__WORK REQUEST__. The result should be an exact copy of the lines from the one with "Consider an electron with azimuthal quantum number l = 5." through the last line of the data below, both included.

(EXTRACTED INFORMATION)

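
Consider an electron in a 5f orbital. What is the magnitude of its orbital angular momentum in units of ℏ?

|L| = 2√3 ℏ ≈ 3.464ℏ

5f means n = 5, l = 3.
|L| = ℏ√(l(l+1)) = ℏ√(3·4) = 2√3 ℏ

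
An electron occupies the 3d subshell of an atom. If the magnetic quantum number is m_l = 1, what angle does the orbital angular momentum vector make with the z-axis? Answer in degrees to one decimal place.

The 3d subshell has l = 2.
|L| = ℏ√(l(l+1)) = √6 ℏ.
L_z = m_l ℏ = 1ℏ.
cos θ = L_z/|L| = 1/√6, so θ ≈ 65.9°.

θ ≈ 65.9°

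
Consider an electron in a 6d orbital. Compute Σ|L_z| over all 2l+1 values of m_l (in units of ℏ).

6d means n = 6, l = 2.
m_l ∈ {-2, -1, 0, 1, 2}.
Σ|m_l| = 2(1+2+…+2) = 6.

Σ|L_z| = 6 ℏ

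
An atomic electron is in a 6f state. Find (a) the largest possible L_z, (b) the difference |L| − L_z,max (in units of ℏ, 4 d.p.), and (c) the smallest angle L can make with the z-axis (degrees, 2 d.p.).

The 6f subshell has l = 3.
L_z,max = lℏ = 3ℏ.
|L| − L_z,max = (2√3 − 3)ℏ ≈ 0.4641ℏ.
cos θ_min = 3/√12, so θ_min ≈ 30.00°.

L_z,max = 3ℏ; |L|−L_z,max ≈ 0.4641ℏ; θ_min ≈ 30.00°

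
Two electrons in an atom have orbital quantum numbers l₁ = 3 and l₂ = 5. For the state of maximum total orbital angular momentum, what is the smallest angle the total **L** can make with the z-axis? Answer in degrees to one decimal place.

L runs from |3 − 5| = 2 to 3 + 5 = 8.
Allowed values: L = 2, 3, 4, 5, 6, 7, 8.
The maximum is L = 8, with |L_tot| = ℏ√(8·9) = 6√2 ℏ.
The minimum angle with z is arccos(8/√72) ≈ 19.5°.

θ_min ≈ 19.5°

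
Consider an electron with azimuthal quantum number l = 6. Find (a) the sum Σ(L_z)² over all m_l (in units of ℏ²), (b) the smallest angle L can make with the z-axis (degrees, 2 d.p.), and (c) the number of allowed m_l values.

Σ m_l² = 182, so Σ(L_z)² = 182 ℏ².
cos θ_min = 6/√42, so θ_min ≈ 22.21°.
There are 2l+1 = 13 values of m_l.

Σ(L_z)² = 182 ℏ²; θ_min ≈ 22.21°; 13 values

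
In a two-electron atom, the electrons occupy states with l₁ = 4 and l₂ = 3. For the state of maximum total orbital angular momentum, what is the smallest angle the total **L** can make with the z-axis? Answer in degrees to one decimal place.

θ_min ≈ 20.7°

The total orbital quantum number L ranges from |l₁ − l₂| to l₁ + l₂ in integer steps.
Allowed values: L = 1, 2, 3, 4, 5, 6, 7.
The maximum is L = 7, with |L_tot| = ℏ√(7·8) = 2√14 ℏ.
The minimum angle with z is arccos(7/√56) ≈ 20.7°.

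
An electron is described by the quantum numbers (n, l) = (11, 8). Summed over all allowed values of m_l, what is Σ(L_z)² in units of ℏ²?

m_l runs from −8 to 8, i.e. {-8, -7, -6, -5, -4, -3, -2, -1, 0, 1, 2, 3, 4, 5, 6, 7, 8}.
Σ m_l² = 2·(1 + 4 + 9 + 16 + 25 + 36 + 49 + 64) = 408.

Σ(L_z)² = 408 ℏ²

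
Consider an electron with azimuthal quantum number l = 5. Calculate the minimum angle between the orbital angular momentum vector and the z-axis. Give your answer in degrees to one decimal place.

|L|² = l(l+1)ℏ² = 30ℏ², so |L| = √30 ℏ.
The smallest angle corresponds to the largest L_z, i.e. m_l = l = 5, giving L_z = 5ℏ.
cos θ_min = 5/√30, so θ_min ≈ 24.1°.

θ_min ≈ 24.1°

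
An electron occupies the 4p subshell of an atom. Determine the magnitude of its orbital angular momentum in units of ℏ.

|L| = √2 ℏ ≈ 1.414ℏ

The 4p subshell has l = 1.
|L| = ℏ√(l(l+1)) = ℏ√(1·2) = √2 ℏ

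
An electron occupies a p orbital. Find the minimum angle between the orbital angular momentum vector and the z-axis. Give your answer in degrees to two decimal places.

The letter p corresponds to l = 1.
|L| = √(l(l+1)) ℏ = √2 ℏ.
The smallest angle corresponds to the largest L_z, i.e. m_l = l = 1, giving L_z = 1ℏ.
cos θ_min = 1/√2, so θ_min ≈ 45.00°.

θ_min ≈ 45.00°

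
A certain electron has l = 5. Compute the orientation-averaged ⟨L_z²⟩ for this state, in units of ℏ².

⟨L_z²⟩ = 10 ℏ²

m_l ∈ {-5, -4, -3, -2, -1, 0, 1, 2, 3, 4, 5}.
⟨L_z²⟩ = ℏ²·(Σ m_l²)/(2l+1) = ℏ²·110/11 = 10ℏ².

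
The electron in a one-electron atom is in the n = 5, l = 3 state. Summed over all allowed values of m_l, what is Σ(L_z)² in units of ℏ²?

Σ(L_z)² = 28 ℏ²

m_l runs from −3 to 3, i.e. {-3, -2, -1, 0, 1, 2, 3}.
Σ m_l² = 2·(1 + 4 + 9) = 28.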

(End EXTRACTED INFORMATION)

__SOLUTION__.
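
Consider an electron with azimuthal quantum number l = 5. Calculate the minimum angle between the orbital angular momentum vector and the z-axis. Give your answer in degrees to one decimal place.

|L|² = l(l+1)ℏ² = 30ℏ², so |L| = √30 ℏ.
The smallest angle corresponds to the largest L_z, i.e. m_l = l = 5, giving L_z = 5ℏ.
cos θ_min = 5/√30, so θ_min ≈ 24.1°.

θ_min ≈ 24.1°

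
An electron occupies the 4p subshell of an atom. Determine the magnitude of its orbital angular momentum in units of ℏ.

|L| = √2 ℏ ≈ 1.414ℏ

The 4p subshell has l = 1.
|L| = ℏ√(l(l+1)) = ℏ√(1·2) = √2 ℏ

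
An electron occupies a p orbital. Find the minimum angle between the orbital angular momentum vector and the z-axis. Give your answer in degrees to two decimal places.

The letter p corresponds to l = 1.
|L| = √(l(l+1)) ℏ = √2 ℏ.
The smallest angle corresponds to the largest L_z, i.e. m_l = l = 1, giving L_z = 1ℏ.
cos θ_min = 1/√2, so θ_min ≈ 45.00°.

θ_min ≈ 45.00°

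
A certain electron has l = 5. Compute the orientation-averaged ⟨L_z²⟩ for this state, in units of ℏ².

⟨L_z²⟩ = 10 ℏ²

m_l ∈ {-5, -4, -3, -2, -1, 0, 1, 2, 3, 4, 5}.
⟨L_z²⟩ = ℏ²·(Σ m_l²)/(2l+1) = ℏ²·110/11 = 10ℏ².

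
The electron in a one-electron atom is in the n = 5, l = 3 state. Summed over all allowed values of m_l, what is Σ(L_z)² in units of ℏ²?

Σ(L_z)² = 28 ℏ²

m_l runs from −3 to 3, i.e. {-3, -2, -1, 0, 1, 2, 3}.
Σ m_l² = 2·(1 + 4 + 9) = 28.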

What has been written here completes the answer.